▶ [Your task]
Type out all the records once more, exactly.

• • • • • • •

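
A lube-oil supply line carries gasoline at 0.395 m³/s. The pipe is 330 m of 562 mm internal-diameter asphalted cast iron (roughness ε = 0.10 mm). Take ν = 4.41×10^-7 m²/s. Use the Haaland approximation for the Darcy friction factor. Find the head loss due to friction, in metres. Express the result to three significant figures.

V = 4Q/(πD²) = 4·0.395/(π·0.562²) = 1.592 m/s
Re = VD/ν = 1.592·0.562/4.41×10^-7 = 2.03×10^6 → turbulent
ε/D = 0.10/562 = 1.78×10^-4
Haaland: f = 0.01391
h_f = f(L/D)V²/(2g) = 0.01391·(330/0.562)·1.592²/(2·9.81) = 1.056 m

h_f ≈ 1.06 m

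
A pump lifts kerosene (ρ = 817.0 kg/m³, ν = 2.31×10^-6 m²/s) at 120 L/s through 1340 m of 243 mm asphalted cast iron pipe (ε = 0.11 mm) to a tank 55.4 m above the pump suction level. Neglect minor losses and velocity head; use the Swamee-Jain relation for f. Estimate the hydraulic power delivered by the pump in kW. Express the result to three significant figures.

P_hyd ≈ 86.2 kW

V = 4Q/(πD²) = 2.587 m/s; Re = 2.72×10^5; ε/D = 4.53×10^-4; f = 0.01819
h_f = f(L/D)V²/2g = 34.22 m
Total head H = z + h_f = 55.4 + 34.22 = 89.62 m
P_hyd = ρgQH = 817.0·9.81·0.120·89.62 = 86.20 kW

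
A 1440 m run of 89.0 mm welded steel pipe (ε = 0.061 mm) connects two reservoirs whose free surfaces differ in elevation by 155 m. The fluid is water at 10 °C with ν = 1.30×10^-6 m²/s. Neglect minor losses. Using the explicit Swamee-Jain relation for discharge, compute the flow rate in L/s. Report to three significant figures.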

• • • • • • •

▶ [Solution to the exercise]
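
A lube-oil supply line carries gasoline at 0.395 m³/s. The pipe is 330 m of 562 mm internal-diameter asphalted cast iron (roughness ε = 0.10 mm). Take ν = 4.41×10^-7 m²/s. Use the Haaland approximation for the Darcy friction factor. Find the head loss due to friction, in metres. Express the result to three significant figures.

V = 4Q/(πD²) = 4·0.395/(π·0.562²) = 1.592 m/s
Re = VD/ν = 1.592·0.562/4.41×10^-7 = 2.03×10^6 → turbulent
ε/D = 0.10/562 = 1.78×10^-4
Haaland: f = 0.01391
h_f = f(L/D)V²/(2g) = 0.01391·(330/0.562)·1.592²/(2·9.81) = 1.056 m

h_f ≈ 1.06 m

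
A pump lifts kerosene (ρ = 817.0 kg/m³, ν = 2.31×10^-6 m²/s) at 120 L/s through 1340 m of 243 mm asphalted cast iron pipe (ε = 0.11 mm) to a tank 55.4 m above the pump suction level. Neglect minor losses and velocity head; use the Swamee-Jain relation for f. Estimate the hydraulic power delivered by the pump in kW. Express the result to three significant figures.

P_hyd ≈ 86.2 kW

V = 4Q/(πD²) = 2.587 m/s; Re = 2.72×10^5; ε/D = 4.53×10^-4; f = 0.01819
h_f = f(L/D)V²/2g = 34.22 m
Total head H = z + h_f = 55.4 + 34.22 = 89.62 m
P_hyd = ρgQH = 817.0·9.81·0.120·89.62 = 86.20 kW

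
A 1440 m run of 89.0 mm welded steel pipe (ε = 0.061 mm) connects two reservoirs whose free surfaces differ in elevation by 155 m. The fluid is water at 10 °C with ν = 1.30×10^-6 m²/s. Neglect minor losses. Using the explicit Swamee-Jain relation for discharge, compute the flow rate in L/s. Report to three significant figures.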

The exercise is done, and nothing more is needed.